→ **Exercise prompt**:
Once the line with "Reaction: 4 Q" is found in the data, output it and each following line exactly, up to and including the line with "(ii) 2 E ⟶ 2 Q", and nothing before or after.

--- START ---

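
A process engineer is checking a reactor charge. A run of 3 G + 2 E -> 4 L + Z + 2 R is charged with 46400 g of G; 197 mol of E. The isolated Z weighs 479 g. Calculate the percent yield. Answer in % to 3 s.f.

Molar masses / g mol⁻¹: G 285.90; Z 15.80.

56.0 %

n(G) = 46400 / 285.90 = 162.3 mol
n(E) = 197.0 mol
n/ν → G: 54.10, E: 98.50; G is limiting.
theoretical n(Z) = (1/3) × 162.3 = 54.10 mol → 854.8 g
% yield = 479 / 854.8 × 100 = 56.04 %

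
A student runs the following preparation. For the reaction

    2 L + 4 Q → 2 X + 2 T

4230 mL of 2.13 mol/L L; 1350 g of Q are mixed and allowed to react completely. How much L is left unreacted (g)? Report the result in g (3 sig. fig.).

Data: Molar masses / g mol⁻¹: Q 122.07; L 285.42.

n(L) = 2.13 × 4230/1000 = 9.010 mol
n(Q) = 1350 / 122.07 = 11.06 mol
n/ν for L = 9.010/2 = 4.505
n/ν for Q = 11.06/4 = 2.765
Smallest n/ν is Q → limiting reagent.
L consumed = (2/4) × 11.06 = 5.530 mol
L remaining = 9.010 − 5.530 = 3.480 mol
mass = 3.480 × 285.42 = 993.3 g

993 g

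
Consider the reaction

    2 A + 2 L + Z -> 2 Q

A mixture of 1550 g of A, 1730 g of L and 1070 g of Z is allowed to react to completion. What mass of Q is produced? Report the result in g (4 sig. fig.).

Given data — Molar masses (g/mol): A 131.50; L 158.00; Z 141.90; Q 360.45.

n(A) = 1550 / 131.50 = 11.79 mol
n(L) = 1730 / 158.00 = 10.95 mol
n(Z) = 1070 / 141.90 = 7.541 mol
n/ν for A = 11.79/2 = 5.895
n/ν for L = 10.95/2 = 5.475
n/ν for Z = 7.541/1 = 7.541
Smallest n/ν is L → limiting reagent.
n(Q) = (2/2) × 10.95 = 10.95 mol
mass = 10.95 × 360.45 = 3947 g

3947 g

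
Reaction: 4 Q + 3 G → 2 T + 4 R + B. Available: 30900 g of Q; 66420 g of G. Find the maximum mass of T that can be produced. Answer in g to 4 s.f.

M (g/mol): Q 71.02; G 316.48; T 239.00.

33440 g

n(Q) = 30900 / 71.02 = 435.1 mol
n(G) = 66420 / 316.48 = 209.9 mol
n/ν for Q = 435.1/4 = 108.8
n/ν for G = 209.9/3 = 69.97
Smallest n/ν is G → limiting reagent.
n(T) = (2/3) × 209.9 = 139.9 mol
mass = 139.9 × 239.00 = 33440 g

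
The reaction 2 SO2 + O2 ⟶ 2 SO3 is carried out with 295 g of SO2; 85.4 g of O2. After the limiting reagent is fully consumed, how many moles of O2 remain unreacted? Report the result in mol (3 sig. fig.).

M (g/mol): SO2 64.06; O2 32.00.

0.366 mol

n(SO2) = 295.0 / 64.06 = 4.605 mol
n(O2) = 85.40 / 32.00 = 2.669 mol
n/ν for SO2 = 4.605/2 = 2.303
n/ν for O2 = 2.669/1 = 2.669
Smallest n/ν is SO2 → limiting reagent.
O2 consumed = (1/2) × 4.605 = 2.303 mol
O2 remaining = 2.669 − 2.303 = 0.3660 mol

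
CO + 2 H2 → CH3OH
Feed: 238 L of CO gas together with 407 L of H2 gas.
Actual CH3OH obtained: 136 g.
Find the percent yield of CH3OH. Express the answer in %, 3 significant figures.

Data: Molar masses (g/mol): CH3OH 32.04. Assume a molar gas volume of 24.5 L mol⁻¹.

51.1 %

n(CO) = 238.0 / 24.5 = 9.714 mol
n(H2) = 407.0 / 24.5 = 16.61 mol
n/ν for CO = 9.714/1 = 9.714
n/ν for H2 = 16.61/2 = 8.305
Smallest n/ν is H2 → limiting reagent.
theoretical n(CH3OH) = (1/2) × 16.61 = 8.305 mol → 266.1 g
% yield = 136 / 266.1 × 100 = 51.11 %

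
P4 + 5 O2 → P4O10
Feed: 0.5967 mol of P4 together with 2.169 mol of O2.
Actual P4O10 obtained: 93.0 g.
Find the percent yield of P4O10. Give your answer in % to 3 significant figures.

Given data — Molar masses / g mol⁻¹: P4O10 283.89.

75.5 %

n(P4) = 0.5967 mol
n(O2) = 2.169 mol
n/ν for P4 = 0.5967/1 = 0.5967
n/ν for O2 = 2.169/5 = 0.4338
Smallest n/ν is O2 → limiting reagent.
theoretical n(P4O10) = (1/5) × 2.169 = 0.4338 mol → 123.2 g
% yield = 93.0 / 123.2 × 100 = 75.49 %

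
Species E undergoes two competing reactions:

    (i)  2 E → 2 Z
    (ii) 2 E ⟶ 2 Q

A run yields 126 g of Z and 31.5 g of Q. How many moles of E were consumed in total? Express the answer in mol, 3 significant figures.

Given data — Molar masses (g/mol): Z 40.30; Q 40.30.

n(Z) = 126 / 40.30 = 3.127 mol
n(Q) = 31.5 / 40.30 = 0.7816 mol
n(E) via (i) = (2/2)×3.127 = 3.127 mol
n(E) via (ii) = (2/2)×0.7816 = 0.7816 mol
total n(E) = 3.127 + 0.7816 = 3.909 mol

3.91 mol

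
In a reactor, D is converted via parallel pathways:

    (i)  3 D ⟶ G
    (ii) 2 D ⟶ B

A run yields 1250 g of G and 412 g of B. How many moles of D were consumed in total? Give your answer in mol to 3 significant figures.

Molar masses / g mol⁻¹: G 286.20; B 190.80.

n(G) = 1250 / 286.20 = 4.368 mol
n(B) = 412 / 190.80 = 2.159 mol
n(D) via (i) = (3/1)×4.368 = 13.10 mol
n(D) via (ii) = (2/1)×2.159 = 4.318 mol
total n(D) = 13.10 + 4.318 = 17.42 mol

17.4 mol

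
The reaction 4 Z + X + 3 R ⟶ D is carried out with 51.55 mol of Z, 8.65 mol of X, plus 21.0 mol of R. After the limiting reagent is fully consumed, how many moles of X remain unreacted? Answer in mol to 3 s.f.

n(Z) = 51.55 mol
n(X) = 8.650 mol
n(R) = 21.00 mol
n/ν for Z = 51.55/4 = 12.89
n/ν for X = 8.650/1 = 8.650
n/ν for R = 21.00/3 = 7.000
Smallest n/ν is R → limiting reagent.
X consumed = (1/3) × 21.00 = 7.000 mol
X remaining = 8.650 − 7.000 = 1.650 mol

1.65 mol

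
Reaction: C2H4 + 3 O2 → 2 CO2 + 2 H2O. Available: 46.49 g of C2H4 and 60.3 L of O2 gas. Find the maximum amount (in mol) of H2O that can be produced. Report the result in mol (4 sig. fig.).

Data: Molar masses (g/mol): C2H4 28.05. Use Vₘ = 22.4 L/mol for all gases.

1.795 mol

n(C2H4) = 46.49 / 28.05 = 1.657 mol
n(O2) = 60.30 / 22.4 = 2.692 mol
n/ν for C2H4 = 1.657/1 = 1.657
n/ν for O2 = 2.692/3 = 0.8973
Smallest n/ν is O2 → limiting reagent.
n(H2O) = (2/3) × 2.692 = 1.795 mol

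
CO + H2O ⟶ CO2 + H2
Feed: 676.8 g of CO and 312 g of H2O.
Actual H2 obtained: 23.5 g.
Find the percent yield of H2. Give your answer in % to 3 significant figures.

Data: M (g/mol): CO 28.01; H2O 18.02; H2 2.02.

67.2 %

n(CO) = 676.8 / 28.01 = 24.16 mol
n(H2O) = 312.0 / 18.02 = 17.31 mol
n/ν for CO = 24.16/1 = 24.16
n/ν for H2O = 17.31/1 = 17.31
Smallest n/ν is H2O → limiting reagent.
theoretical n(H2) = (1/1) × 17.31 = 17.31 mol → 34.97 g
% yield = 23.5 / 34.97 × 100 = 67.20 %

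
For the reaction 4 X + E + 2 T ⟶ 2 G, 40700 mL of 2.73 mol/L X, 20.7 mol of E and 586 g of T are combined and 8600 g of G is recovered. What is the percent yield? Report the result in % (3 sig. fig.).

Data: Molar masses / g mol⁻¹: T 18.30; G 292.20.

91.9 %

n(X) = 2.73 × 40700/1000 = 111.1 mol
n(E) = 20.70 mol
n(T) = 586.0 / 18.30 = 32.02 mol
n/ν for X = 111.1/4 = 27.78
n/ν for E = 20.70/1 = 20.70
n/ν for T = 32.02/2 = 16.01
Smallest n/ν is T → limiting reagent.
theoretical n(G) = (2/2) × 32.02 = 32.02 mol → 9356 g
% yield = 8600 / 9356 × 100 = 91.92 %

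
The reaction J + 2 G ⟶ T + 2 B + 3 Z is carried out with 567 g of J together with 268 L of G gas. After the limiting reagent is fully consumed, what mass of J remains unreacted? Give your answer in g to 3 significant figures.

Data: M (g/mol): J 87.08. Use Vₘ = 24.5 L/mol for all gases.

n(J) = 567.0 / 87.08 = 6.511 mol
n(G) = 268.0 / 24.5 = 10.94 mol
n/ν → J: 6.511, G: 5.470; G is limiting.
J consumed = (1/2) × 10.94 = 5.470 mol
J remaining = 6.511 − 5.470 = 1.041 mol
mass = 1.041 × 87.08 = 90.65 g

90.7 g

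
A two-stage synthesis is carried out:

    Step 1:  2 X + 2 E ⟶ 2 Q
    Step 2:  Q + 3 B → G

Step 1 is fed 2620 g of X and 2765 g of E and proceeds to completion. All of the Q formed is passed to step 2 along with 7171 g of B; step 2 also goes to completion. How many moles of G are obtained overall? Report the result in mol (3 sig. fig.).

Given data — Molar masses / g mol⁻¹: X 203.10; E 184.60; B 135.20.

Step 1:
n(X) = 2620 / 203.10 = 12.90 mol
n(E) = 2765 / 184.60 = 14.98 mol
n/ν for X = 12.90/2 = 6.450
n/ν for E = 14.98/2 = 7.490
Smallest n/ν is X → limiting reagent.
n(Q) produced = (2/2) × 12.90 = 12.90 mol
Step 2:
n(Q) available = 12.90 mol
n(B) = 7171 / 135.20 = 53.04 mol
n/ν for Q = 12.90/1 = 12.90
n/ν for B = 53.04/3 = 17.68
Smallest n/ν is Q → limiting reagent.
n(G) = (1/1) × 12.90 = 12.90 mol

12.9 mol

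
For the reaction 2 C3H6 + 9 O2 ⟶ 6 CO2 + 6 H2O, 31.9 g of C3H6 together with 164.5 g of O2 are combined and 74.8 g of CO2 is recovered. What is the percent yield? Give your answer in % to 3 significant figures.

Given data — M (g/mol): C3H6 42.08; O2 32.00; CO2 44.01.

74.7 %

n(C3H6) = 31.90 / 42.08 = 0.7581 mol
n(O2) = 164.5 / 32.00 = 5.141 mol
n/ν for C3H6 = 0.7581/2 = 0.3791
n/ν for O2 = 5.141/9 = 0.5712
Smallest n/ν is C3H6 → limiting reagent.
theoretical n(CO2) = (6/2) × 0.7581 = 2.274 mol → 100.1 g
% yield = 74.8 / 100.1 × 100 = 74.73 %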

--- END ---

→ **Answer to this problem**:
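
Reaction: 4 Q + 3 G → 2 T + 4 R + B. Available: 30900 g of Q; 66420 g of G. Find the maximum mass of T that can be produced. Answer in g to 4 s.f.

M (g/mol): Q 71.02; G 316.48; T 239.00.

33440 g

n(Q) = 30900 / 71.02 = 435.1 mol
n(G) = 66420 / 316.48 = 209.9 mol
n/ν for Q = 435.1/4 = 108.8
n/ν for G = 209.9/3 = 69.97
Smallest n/ν is G → limiting reagent.
n(T) = (2/3) × 209.9 = 139.9 mol
mass = 139.9 × 239.00 = 33440 g

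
The reaction 2 SO2 + O2 ⟶ 2 SO3 is carried out with 295 g of SO2; 85.4 g of O2. After the limiting reagent is fully consumed, how many moles of O2 remain unreacted? Report the result in mol (3 sig. fig.).

M (g/mol): SO2 64.06; O2 32.00.

0.366 mol

n(SO2) = 295.0 / 64.06 = 4.605 mol
n(O2) = 85.40 / 32.00 = 2.669 mol
n/ν for SO2 = 4.605/2 = 2.303
n/ν for O2 = 2.669/1 = 2.669
Smallest n/ν is SO2 → limiting reagent.
O2 consumed = (1/2) × 4.605 = 2.303 mol
O2 remaining = 2.669 − 2.303 = 0.3660 mol

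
CO + 2 H2 → CH3OH
Feed: 238 L of CO gas together with 407 L of H2 gas.
Actual CH3OH obtained: 136 g.
Find the percent yield of CH3OH. Express the answer in %, 3 significant figures.

Data: Molar masses (g/mol): CH3OH 32.04. Assume a molar gas volume of 24.5 L mol⁻¹.

51.1 %

n(CO) = 238.0 / 24.5 = 9.714 mol
n(H2) = 407.0 / 24.5 = 16.61 mol
n/ν for CO = 9.714/1 = 9.714
n/ν for H2 = 16.61/2 = 8.305
Smallest n/ν is H2 → limiting reagent.
theoretical n(CH3OH) = (1/2) × 16.61 = 8.305 mol → 266.1 g
% yield = 136 / 266.1 × 100 = 51.11 %

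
P4 + 5 O2 → P4O10
Feed: 0.5967 mol of P4 together with 2.169 mol of O2.
Actual P4O10 obtained: 93.0 g.
Find the percent yield of P4O10. Give your answer in % to 3 significant figures.

Given data — Molar masses / g mol⁻¹: P4O10 283.89.

75.5 %

n(P4) = 0.5967 mol
n(O2) = 2.169 mol
n/ν for P4 = 0.5967/1 = 0.5967
n/ν for O2 = 2.169/5 = 0.4338
Smallest n/ν is O2 → limiting reagent.
theoretical n(P4O10) = (1/5) × 2.169 = 0.4338 mol → 123.2 g
% yield = 93.0 / 123.2 × 100 = 75.49 %

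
Species E undergoes two competing reactions:

    (i)  2 E → 2 Z
    (ii) 2 E ⟶ 2 Q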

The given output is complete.